● TO DO
All entries are to be retyped without alteration.

Stored data entries
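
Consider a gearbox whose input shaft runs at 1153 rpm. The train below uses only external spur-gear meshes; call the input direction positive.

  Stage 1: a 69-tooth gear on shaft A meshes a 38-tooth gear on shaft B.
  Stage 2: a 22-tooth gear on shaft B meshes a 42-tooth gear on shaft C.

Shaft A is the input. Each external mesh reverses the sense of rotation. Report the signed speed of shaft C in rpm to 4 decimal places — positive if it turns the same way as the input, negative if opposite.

Stage 1 [69T→38T]: ω = 1153.0000×69/38 = 2093.6053 rpm, dir flips to −; running = −2093.6053
Stage 2 [22T→42T]: ω = 2093.6053×22/42 = 1096.6504 rpm, dir flips to +; running = +1096.6504

+1096.6504 rpm (same as input, |ω| = 1096.6504 rpm)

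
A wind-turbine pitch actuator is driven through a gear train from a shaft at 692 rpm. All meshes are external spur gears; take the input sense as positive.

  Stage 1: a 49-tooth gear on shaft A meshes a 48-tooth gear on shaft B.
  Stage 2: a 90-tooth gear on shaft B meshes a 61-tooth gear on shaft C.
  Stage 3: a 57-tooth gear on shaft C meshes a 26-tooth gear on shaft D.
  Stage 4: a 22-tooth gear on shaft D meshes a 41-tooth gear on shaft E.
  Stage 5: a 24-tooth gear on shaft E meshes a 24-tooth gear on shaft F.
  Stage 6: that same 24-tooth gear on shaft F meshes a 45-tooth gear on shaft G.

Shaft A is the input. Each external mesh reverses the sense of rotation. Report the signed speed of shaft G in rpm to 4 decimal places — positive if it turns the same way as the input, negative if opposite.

+653.9020 rpm (same as input, |ω| = 653.9020 rpm)

Stage 1 [49T→48T]: ω = 692.0000×49/48 = 706.4167 rpm, dir flips to −; running = −706.4167
Stage 2 [90T→61T]: ω = 706.4167×90/61 = 1042.2541 rpm, dir flips to +; running = +1042.2541
Stage 3 [57T→26T]: ω = 1042.2541×57/26 = 2284.9417 rpm, dir flips to −; running = −2284.9417
Stage 4 [22T→41T]: ω = 2284.9417×22/41 = 1226.0663 rpm, dir flips to +; running = +1226.0663
Stage 5 [24T→24T]: ω = 1226.0663×24/24 = 1226.0663 rpm, dir flips to −; running = −1226.0663
Stage 6 [24T→45T]: ω = 1226.0663×24/45 = 653.9020 rpm, dir flips to +; running = +653.9020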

● RESPONSE TO THE TASK
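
Consider a gearbox whose input shaft runs at 1153 rpm. The train below uses only external spur-gear meshes; call the input direction positive.

  Stage 1: a 69-tooth gear on shaft A meshes a 38-tooth gear on shaft B.
  Stage 2: a 22-tooth gear on shaft B meshes a 42-tooth gear on shaft C.

Shaft A is the input. Each external mesh reverses the sense of rotation. Report the signed speed of shaft C in rpm to 4 decimal places — positive if it turns the same way as the input, negative if opposite.

Stage 1 [69T→38T]: ω = 1153.0000×69/38 = 2093.6053 rpm, dir flips to −; running = −2093.6053
Stage 2 [22T→42T]: ω = 2093.6053×22/42 = 1096.6504 rpm, dir flips to +; running = +1096.6504

+1096.6504 rpm (same as input, |ω| = 1096.6504 rpm)

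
A wind-turbine pitch actuator is driven through a gear train from a shaft at 692 rpm. All meshes are external spur gears; take the input sense as positive.

  Stage 1: a 49-tooth gear on shaft A meshes a 48-tooth gear on shaft B.
  Stage 2: a 90-tooth gear on shaft B meshes a 61-tooth gear on shaft C.
  Stage 3: a 57-tooth gear on shaft C meshes a 26-tooth gear on shaft D.
  Stage 4: a 22-tooth gear on shaft D meshes a 41-tooth gear on shaft E.
  Stage 5: a 24-tooth gear on shaft E meshes a 24-tooth gear on shaft F.
  Stage 6: that same 24-tooth gear on shaft F meshes a 45-tooth gear on shaft G.

Shaft A is the input. Each external mesh reverses the sense of rotation. Report the signed speed of shaft G in rpm to 4 decimal places — positive if it turns the same way as the input, negative if opposite.

+653.9020 rpm (same as input, |ω| = 653.9020 rpm)

Stage 1 [49T→48T]: ω = 692.0000×49/48 = 706.4167 rpm, dir flips to −; running = −706.4167
Stage 2 [90T→61T]: ω = 706.4167×90/61 = 1042.2541 rpm, dir flips to +; running = +1042.2541
Stage 3 [57T→26T]: ω = 1042.2541×57/26 = 2284.9417 rpm, dir flips to −; running = −2284.9417
Stage 4 [22T→41T]: ω = 2284.9417×22/41 = 1226.0663 rpm, dir flips to +; running = +1226.0663
Stage 5 [24T→24T]: ω = 1226.0663×24/24 = 1226.0663 rpm, dir flips to −; running = −1226.0663
Stage 6 [24T→45T]: ω = 1226.0663×24/45 = 653.9020 rpm, dir flips to +; running = +653.9020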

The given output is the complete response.